* _To do_
Nothing outside the range is wanted. Repeat exactly the lines below from the one with "- C requires A to be finished first" through the one with "- D cannot start until H is done".

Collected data

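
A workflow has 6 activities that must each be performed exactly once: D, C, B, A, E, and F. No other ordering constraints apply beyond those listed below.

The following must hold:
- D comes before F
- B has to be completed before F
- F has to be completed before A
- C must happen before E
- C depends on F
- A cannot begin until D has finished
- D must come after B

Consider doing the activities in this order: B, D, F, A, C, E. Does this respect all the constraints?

Checking each listed constraint against this order: for instance, B is in position 1 and F in position 3, so that constraint holds — and the remaining constraints check out the same way.

Yes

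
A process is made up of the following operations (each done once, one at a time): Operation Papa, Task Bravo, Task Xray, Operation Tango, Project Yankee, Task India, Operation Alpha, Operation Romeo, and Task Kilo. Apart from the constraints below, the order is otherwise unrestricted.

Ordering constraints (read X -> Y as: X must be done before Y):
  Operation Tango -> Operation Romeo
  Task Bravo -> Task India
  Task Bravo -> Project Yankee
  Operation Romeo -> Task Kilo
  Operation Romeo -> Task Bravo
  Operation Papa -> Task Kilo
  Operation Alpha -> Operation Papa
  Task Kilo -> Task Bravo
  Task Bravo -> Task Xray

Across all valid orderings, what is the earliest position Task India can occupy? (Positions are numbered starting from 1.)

7

The operations that are forced before Task India, directly or transitively, are Operation Papa, Task Bravo, Operation Tango, Operation Alpha, Operation Romeo, Task Kilo. That's 6 operations.
So at minimum 6 operations come before Task India, putting Task India no earlier than position 7. That position is achievable by scheduling exactly those predecessors first.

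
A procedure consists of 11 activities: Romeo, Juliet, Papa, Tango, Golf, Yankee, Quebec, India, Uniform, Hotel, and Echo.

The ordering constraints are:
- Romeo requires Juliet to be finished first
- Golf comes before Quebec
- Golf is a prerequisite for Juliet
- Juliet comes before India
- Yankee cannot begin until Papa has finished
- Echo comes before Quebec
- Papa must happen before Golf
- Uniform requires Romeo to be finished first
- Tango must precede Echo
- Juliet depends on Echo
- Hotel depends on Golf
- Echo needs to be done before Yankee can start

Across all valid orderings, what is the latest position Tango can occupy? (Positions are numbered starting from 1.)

Following every chain forward from Tango, the activities that must come later are Romeo, Juliet, Yankee, Quebec, India, Uniform, Echo — 7 of them.
So at least 7 activities follow Tango, putting Tango no later than position 4. That position is achievable by scheduling everything else first.

4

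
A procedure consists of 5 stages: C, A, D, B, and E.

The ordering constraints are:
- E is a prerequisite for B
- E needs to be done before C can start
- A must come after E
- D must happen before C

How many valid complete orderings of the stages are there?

18

The stages with no prerequisites are D, E; any of them can be placed first.
Systematically extending each partial ordering one stage at a time and counting, there are 18 complete orderings.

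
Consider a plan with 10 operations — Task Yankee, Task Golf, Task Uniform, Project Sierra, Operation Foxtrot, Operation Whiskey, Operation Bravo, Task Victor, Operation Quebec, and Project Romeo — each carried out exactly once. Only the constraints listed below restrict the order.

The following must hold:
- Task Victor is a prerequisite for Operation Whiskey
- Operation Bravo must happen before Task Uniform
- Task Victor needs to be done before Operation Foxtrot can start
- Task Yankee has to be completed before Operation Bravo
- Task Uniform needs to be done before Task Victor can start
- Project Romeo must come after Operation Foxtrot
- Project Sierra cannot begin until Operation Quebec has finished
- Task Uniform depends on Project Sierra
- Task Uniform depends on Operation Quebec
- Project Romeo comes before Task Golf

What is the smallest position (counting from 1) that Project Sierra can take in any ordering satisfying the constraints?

2

Working backwards through the constraints from Project Sierra, its only required predecessor is Operation Quebec.
With 1 mandatory predecessor, the earliest Project Sierra can sit is position 1+1 = 2, and placing just that one first achieves it.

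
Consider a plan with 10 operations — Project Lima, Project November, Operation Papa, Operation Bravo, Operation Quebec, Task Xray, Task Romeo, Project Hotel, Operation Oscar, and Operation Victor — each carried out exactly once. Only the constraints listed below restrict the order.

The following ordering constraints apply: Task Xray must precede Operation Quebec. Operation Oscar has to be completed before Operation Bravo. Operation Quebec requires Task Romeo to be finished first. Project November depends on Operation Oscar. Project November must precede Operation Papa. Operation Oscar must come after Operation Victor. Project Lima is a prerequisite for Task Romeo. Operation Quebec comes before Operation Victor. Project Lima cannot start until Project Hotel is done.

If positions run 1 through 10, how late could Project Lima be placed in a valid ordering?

The operations that are forced after Project Lima, directly or by a chain of constraints, are Project November, Operation Papa, Operation Bravo, Operation Quebec, Task Romeo, Operation Oscar, Operation Victor. That's 7 operations.
With 7 mandatory successors out of 10 operations total, the latest slot for Project Lima is 10−7 = 3, and it's reachable by doing all non-successors before Project Lima.

3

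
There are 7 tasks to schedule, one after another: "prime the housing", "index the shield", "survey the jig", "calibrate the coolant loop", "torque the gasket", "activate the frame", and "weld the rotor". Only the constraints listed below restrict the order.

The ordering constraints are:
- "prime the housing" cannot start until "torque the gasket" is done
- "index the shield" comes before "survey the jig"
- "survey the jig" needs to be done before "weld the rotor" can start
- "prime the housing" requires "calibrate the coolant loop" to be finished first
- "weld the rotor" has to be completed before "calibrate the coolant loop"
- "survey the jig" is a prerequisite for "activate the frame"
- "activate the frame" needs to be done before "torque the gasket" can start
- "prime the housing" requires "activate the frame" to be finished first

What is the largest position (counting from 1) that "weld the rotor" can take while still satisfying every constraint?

5

Following every chain forward from "weld the rotor", the tasks that must come later are "prime the housing", "calibrate the coolant loop" — 2 of them.
With 2 mandatory successors out of 7 tasks total, the latest slot for "weld the rotor" is 7−2 = 5, and it's reachable by doing all non-successors before "weld the rotor".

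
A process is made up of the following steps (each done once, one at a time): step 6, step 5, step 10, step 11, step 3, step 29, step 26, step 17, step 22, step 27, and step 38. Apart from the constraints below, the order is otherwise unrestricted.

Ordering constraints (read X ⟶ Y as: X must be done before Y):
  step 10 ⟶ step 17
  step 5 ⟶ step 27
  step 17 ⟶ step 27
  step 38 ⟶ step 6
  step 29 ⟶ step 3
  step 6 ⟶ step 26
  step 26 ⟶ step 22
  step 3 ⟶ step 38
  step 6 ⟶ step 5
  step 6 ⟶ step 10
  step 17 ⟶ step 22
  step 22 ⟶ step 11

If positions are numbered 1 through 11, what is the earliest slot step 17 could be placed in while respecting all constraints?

Every step that must precede step 17 has to come before it. Tracing all chains that end at step 17, those steps are: step 6, step 10, step 3, step 29, step 38 — 5 in total.
With 5 mandatory predecessors, the earliest step 17 can sit is position 5+1 = 6, and placing just those 5 first achieves it.

6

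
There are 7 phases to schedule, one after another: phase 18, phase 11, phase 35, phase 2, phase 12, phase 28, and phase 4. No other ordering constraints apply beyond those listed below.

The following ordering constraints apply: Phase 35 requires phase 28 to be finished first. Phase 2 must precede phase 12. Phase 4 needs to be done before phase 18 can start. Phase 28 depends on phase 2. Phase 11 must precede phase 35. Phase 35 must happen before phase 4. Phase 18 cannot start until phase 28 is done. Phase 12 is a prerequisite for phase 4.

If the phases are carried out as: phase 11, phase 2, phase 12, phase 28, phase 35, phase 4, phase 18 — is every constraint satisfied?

Yes

Every stated constraint is respected: phase 11 sits at position 1, ahead of phase 35 at position 5, and each of the other listed pairs likewise has the predecessor earlier in the sequence.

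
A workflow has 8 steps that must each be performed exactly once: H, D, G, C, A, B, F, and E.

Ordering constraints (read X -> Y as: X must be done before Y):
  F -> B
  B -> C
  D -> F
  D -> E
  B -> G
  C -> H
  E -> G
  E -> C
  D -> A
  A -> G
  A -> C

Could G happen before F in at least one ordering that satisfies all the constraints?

No

The constraints give a chain F → B → G, which forces F before G.
So no valid ordering can have G before F.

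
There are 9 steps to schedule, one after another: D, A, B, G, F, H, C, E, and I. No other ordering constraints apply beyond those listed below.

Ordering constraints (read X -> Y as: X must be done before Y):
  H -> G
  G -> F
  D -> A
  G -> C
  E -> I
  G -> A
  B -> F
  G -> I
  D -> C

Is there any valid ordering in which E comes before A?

Yes

No chain of constraints runs from A to E, so A is not required to come first.
That means at least one valid schedule has E before A.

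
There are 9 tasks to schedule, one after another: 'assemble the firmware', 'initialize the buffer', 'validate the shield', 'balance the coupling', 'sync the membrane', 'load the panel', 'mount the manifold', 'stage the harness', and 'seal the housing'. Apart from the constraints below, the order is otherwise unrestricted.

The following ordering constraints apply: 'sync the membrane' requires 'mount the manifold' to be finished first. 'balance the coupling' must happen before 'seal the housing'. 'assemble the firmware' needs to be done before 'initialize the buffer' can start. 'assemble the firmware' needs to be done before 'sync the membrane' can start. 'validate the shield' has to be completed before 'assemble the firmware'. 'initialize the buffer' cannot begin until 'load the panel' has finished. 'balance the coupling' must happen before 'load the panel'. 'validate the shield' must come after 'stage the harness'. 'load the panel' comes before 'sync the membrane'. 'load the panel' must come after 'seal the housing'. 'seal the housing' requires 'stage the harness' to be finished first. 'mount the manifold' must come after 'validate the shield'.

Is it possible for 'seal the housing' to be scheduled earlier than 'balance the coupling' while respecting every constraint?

No

The constraints give a chain 'balance the coupling' → 'seal the housing', which forces 'balance the coupling' before 'seal the housing'.
So no valid ordering can have 'seal the housing' before 'balance the coupling'.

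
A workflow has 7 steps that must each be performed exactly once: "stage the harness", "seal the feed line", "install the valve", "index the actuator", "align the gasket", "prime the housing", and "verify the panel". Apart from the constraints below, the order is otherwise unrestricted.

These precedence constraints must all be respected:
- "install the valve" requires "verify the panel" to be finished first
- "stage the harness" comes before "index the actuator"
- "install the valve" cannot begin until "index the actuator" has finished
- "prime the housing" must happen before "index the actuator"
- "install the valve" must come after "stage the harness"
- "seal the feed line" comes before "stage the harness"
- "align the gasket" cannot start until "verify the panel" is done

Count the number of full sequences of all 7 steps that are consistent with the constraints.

60

3 steps have no prerequisites ("seal the feed line", "prime the housing", "verify the panel"), so any of them could come first.
Enumerating by repeatedly choosing an available step (one whose prerequisites are all placed) gives 60 distinct complete orderings.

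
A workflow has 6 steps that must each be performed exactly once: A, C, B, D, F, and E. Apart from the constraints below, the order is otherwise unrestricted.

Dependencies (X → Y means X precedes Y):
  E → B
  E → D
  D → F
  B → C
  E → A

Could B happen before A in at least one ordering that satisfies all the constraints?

Yes

Nothing in the constraints forces A before B — there is no chain from A to B.
That means at least one valid schedule has B before A.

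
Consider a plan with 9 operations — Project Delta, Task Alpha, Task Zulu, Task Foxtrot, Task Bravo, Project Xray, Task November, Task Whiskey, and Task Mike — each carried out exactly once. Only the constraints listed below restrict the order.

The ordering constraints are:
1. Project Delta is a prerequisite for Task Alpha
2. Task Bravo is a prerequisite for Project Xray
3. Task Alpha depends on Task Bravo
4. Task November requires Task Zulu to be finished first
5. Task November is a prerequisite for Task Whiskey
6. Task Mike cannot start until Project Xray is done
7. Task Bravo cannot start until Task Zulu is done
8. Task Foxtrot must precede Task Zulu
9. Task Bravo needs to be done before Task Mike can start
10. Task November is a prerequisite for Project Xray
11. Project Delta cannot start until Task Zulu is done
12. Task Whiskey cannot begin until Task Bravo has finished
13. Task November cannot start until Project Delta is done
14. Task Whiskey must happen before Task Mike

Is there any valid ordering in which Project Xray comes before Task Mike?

Every valid ordering already has Project Xray before Task Mike (the constraints require it), so in particular at least one does.

Yes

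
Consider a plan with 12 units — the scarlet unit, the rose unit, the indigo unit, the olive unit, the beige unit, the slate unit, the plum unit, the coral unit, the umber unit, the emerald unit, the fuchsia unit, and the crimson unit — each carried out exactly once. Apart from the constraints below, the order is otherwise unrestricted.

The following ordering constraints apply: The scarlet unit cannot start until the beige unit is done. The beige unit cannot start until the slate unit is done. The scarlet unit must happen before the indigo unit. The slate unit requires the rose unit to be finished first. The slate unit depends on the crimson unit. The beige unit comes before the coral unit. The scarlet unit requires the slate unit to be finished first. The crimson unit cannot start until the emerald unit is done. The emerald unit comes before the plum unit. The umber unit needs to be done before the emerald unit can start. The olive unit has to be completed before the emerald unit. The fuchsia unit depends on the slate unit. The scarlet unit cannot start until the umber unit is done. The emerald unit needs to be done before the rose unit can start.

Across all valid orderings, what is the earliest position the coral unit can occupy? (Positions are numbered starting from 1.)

8

Working backwards through the constraints from the coral unit, its full set of required predecessors is the rose unit, the olive unit, the beige unit, the slate unit, the umber unit, the emerald unit, the crimson unit — 7 of them.
With 7 mandatory predecessors, the earliest the coral unit can sit is position 7+1 = 8, and placing just those 7 first achieves it.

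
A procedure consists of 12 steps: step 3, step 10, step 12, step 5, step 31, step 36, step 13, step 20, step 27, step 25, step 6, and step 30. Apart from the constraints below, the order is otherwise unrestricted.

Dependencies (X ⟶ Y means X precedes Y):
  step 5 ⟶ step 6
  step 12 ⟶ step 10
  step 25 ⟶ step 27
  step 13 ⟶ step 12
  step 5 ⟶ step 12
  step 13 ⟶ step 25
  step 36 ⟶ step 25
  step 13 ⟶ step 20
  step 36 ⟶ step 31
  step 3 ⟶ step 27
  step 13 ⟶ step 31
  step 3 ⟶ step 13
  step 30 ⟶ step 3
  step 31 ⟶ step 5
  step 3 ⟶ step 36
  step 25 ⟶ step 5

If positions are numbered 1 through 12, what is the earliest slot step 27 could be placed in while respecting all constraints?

6

Every step that must precede step 27 has to come before it. Tracing all chains that end at step 27, those steps are: step 3, step 36, step 13, step 25, step 30 — 5 in total.
So at minimum 5 steps come before step 27, putting step 27 no earlier than position 6. That position is achievable by scheduling exactly those predecessors first.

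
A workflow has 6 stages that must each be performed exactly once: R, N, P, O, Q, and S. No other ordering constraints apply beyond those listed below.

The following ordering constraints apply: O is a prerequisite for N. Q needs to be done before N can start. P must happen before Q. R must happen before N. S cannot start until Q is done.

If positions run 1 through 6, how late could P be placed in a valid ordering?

Every stage that must follow P has to come after it. Tracing all chains starting from P, those stages are: N, Q, S — 3 in total.
So at least 3 stages follow P, putting P no later than position 3. That position is achievable by scheduling everything else first.

3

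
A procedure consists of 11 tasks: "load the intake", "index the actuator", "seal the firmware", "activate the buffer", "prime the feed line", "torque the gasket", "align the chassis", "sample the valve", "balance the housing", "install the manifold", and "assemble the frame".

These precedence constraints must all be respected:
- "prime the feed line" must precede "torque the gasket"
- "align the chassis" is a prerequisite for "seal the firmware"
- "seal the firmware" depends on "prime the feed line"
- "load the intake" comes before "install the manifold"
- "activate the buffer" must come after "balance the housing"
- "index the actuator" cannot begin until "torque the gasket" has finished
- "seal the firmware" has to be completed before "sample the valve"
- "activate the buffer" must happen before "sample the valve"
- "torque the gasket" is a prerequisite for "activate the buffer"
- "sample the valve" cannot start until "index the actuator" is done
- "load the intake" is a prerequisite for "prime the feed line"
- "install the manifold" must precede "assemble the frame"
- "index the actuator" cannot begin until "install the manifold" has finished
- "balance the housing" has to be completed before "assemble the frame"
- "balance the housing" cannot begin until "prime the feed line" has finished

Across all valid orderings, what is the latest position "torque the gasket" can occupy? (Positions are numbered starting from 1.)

Every task that must follow "torque the gasket" has to come after it. Tracing all chains starting from "torque the gasket", those tasks are: "index the actuator", "activate the buffer", "sample the valve" — 3 in total.
So at least 3 tasks follow "torque the gasket", putting "torque the gasket" no later than position 8. That position is achievable by scheduling everything else first.

8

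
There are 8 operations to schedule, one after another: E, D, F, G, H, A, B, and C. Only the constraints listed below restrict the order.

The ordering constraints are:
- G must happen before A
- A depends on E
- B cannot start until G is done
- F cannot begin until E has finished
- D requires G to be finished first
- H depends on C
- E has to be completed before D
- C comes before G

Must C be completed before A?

Chaining the stated constraints: C → G → A.
That forces C before A in every valid schedule.

Yes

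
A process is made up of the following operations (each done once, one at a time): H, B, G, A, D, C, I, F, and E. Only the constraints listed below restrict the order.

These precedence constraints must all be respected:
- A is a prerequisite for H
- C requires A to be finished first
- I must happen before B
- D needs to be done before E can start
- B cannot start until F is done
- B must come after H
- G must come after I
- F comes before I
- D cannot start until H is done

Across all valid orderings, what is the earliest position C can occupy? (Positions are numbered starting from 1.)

2

Working backwards through the constraints from C, its only required predecessor is A.
With 1 mandatory predecessor, the earliest C can sit is position 1+1 = 2, and placing just that one first achieves it.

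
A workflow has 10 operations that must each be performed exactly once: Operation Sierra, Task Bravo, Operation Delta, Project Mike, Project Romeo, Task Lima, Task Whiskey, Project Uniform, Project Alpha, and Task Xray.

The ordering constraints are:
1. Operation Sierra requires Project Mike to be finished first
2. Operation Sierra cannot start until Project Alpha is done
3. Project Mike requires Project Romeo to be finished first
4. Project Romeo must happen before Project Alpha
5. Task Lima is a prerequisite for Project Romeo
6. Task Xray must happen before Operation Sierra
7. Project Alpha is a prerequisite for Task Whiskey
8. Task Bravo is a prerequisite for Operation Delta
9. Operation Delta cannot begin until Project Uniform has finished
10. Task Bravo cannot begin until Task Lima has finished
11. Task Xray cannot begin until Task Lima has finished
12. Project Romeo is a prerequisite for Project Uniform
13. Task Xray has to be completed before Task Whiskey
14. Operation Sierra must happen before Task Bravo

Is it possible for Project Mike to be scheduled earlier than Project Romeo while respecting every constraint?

The constraints give a chain Project Romeo → Project Mike, which forces Project Romeo before Project Mike.
Hence Project Mike can never be scheduled before Project Romeo.

No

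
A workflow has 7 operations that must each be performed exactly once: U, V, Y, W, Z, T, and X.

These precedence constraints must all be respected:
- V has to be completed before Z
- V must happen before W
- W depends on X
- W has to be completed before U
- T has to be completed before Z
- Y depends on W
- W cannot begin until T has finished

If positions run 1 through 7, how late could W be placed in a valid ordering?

Every operation that must follow W has to come after it. Tracing all chains starting from W, those operations are: U, Y — 2 in total.
With 2 mandatory successors out of 7 operations total, the latest slot for W is 7−2 = 5, and it's reachable by doing all non-successors before W.

5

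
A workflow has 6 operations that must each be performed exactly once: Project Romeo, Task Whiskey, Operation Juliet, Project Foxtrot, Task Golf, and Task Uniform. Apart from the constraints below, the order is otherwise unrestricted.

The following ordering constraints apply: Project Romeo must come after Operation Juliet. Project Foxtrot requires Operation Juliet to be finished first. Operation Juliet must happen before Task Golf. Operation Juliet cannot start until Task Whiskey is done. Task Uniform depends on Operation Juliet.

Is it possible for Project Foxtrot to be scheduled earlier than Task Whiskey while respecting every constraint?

The constraints give a chain Task Whiskey → Operation Juliet → Project Foxtrot, which forces Task Whiskey before Project Foxtrot.
So no valid ordering can have Project Foxtrot before Task Whiskey.

No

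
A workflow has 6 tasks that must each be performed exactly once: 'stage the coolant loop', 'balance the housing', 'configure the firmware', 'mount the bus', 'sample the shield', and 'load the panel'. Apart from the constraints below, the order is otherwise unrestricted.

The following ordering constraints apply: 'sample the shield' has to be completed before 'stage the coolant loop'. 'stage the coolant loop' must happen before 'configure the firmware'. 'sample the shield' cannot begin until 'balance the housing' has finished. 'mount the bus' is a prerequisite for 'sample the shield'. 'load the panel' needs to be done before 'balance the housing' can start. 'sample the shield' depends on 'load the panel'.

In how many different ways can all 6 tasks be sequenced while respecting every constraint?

The tasks with no prerequisites are 'mount the bus', 'load the panel'; any of them can be placed first.
Systematically extending each partial ordering one task at a time and counting, there are 3 complete orderings.

3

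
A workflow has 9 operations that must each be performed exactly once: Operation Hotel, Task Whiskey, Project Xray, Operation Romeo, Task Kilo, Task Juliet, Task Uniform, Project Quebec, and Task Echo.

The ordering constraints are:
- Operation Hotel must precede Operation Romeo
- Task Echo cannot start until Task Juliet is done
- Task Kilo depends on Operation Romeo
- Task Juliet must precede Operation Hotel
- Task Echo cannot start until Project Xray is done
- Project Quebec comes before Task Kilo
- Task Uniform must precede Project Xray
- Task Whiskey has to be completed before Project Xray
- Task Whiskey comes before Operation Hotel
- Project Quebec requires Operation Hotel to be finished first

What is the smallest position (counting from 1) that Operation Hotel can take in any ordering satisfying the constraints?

The operations that are forced before Operation Hotel, directly or transitively, are Task Whiskey, Task Juliet. That's 2 operations.
So at minimum 2 operations come before Operation Hotel, putting Operation Hotel no earlier than position 3. That position is achievable by scheduling exactly those predecessors first.

3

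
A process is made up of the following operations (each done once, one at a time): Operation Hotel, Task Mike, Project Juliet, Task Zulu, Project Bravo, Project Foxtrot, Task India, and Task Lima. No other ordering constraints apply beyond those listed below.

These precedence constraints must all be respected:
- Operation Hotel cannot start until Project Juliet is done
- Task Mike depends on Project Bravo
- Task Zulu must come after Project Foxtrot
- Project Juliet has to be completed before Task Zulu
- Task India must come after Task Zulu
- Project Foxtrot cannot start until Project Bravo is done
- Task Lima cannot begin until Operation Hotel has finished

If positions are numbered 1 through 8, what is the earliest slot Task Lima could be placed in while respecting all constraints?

The operations that are forced before Task Lima, directly or transitively, are Operation Hotel, Project Juliet. That's 2 operations.
With 2 mandatory predecessors, the earliest Task Lima can sit is position 2+1 = 3, and placing just those 2 first achieves it.

3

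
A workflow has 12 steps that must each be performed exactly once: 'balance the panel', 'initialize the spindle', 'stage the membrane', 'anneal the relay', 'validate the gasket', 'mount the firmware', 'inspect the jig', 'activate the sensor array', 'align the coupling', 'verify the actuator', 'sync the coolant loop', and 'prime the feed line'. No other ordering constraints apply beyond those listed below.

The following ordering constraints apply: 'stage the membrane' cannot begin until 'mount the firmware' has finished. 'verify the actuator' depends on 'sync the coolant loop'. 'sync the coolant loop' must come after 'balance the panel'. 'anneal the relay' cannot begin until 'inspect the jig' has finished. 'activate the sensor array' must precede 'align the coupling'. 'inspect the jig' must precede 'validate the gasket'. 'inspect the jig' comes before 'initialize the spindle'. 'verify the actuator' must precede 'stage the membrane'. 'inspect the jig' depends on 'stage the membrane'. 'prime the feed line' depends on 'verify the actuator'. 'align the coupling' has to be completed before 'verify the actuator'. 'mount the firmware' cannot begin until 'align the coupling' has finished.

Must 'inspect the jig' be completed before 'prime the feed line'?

No

'inspect the jig' and 'prime the feed line' are not related by any chain of constraints.
So 'inspect the jig' can come before 'prime the feed line' or after — it is not forced.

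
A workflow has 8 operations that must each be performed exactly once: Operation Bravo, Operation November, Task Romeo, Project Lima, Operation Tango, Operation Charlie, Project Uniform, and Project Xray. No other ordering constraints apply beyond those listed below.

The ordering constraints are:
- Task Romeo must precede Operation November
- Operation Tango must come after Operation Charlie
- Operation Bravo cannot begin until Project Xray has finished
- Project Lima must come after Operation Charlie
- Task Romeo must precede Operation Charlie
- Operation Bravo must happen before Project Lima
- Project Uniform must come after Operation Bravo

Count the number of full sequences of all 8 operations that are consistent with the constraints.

326

2 operations have no prerequisites (Task Romeo, Project Xray), so any of them could come first.
Enumerating by repeatedly choosing an available operation (one whose prerequisites are all placed) gives 326 distinct complete orderings.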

* _Result_
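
- C requires A to be finished first
- I must happen before B
- D needs to be done before E can start
- B cannot start until F is done
- B must come after H
- G must come after I
- F comes before I
- D cannot start until H is done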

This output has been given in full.